Work to be completed — Copy out all the records exactly.

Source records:
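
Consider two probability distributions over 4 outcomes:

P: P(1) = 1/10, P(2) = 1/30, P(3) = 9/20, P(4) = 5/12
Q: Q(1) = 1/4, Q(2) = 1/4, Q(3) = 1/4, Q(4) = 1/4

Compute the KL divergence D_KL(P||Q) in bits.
0.4596 bits

D_KL(P||Q) = Σ P(x) log₂(P(x)/Q(x))

Computing term by term:
  P(1)·log₂(P(1)/Q(1)) = (1/10)·log₂((1/10)/(1/4)) = -0.13219
  P(2)·log₂(P(2)/Q(2)) = (1/30)·log₂((1/30)/(1/4)) = -0.09690
  P(3)·log₂(P(3)/Q(3)) = (9/20)·log₂((9/20)/(1/4)) = 0.38160
  P(4)·log₂(P(4)/Q(4)) = (5/12)·log₂((5/12)/(1/4)) = 0.30707

D_KL(P||Q) = -0.13219 - 0.09690 + 0.38160 + 0.30707 = 0.45958 ≈ 0.4596 bits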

Solved problem —
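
Consider two probability distributions over 4 outcomes:

P: P(1) = 1/10, P(2) = 1/30, P(3) = 9/20, P(4) = 5/12
Q: Q(1) = 1/4, Q(2) = 1/4, Q(3) = 1/4, Q(4) = 1/4

Compute the KL divergence D_KL(P||Q) in bits.
0.4596 bits

D_KL(P||Q) = Σ P(x) log₂(P(x)/Q(x))

Computing term by term:
  P(1)·log₂(P(1)/Q(1)) = (1/10)·log₂((1/10)/(1/4)) = -0.13219
  P(2)·log₂(P(2)/Q(2)) = (1/30)·log₂((1/30)/(1/4)) = -0.09690
  P(3)·log₂(P(3)/Q(3)) = (9/20)·log₂((9/20)/(1/4)) = 0.38160
  P(4)·log₂(P(4)/Q(4)) = (5/12)·log₂((5/12)/(1/4)) = 0.30707

D_KL(P||Q) = -0.13219 - 0.09690 + 0.38160 + 0.30707 = 0.45958 ≈ 0.4596 bits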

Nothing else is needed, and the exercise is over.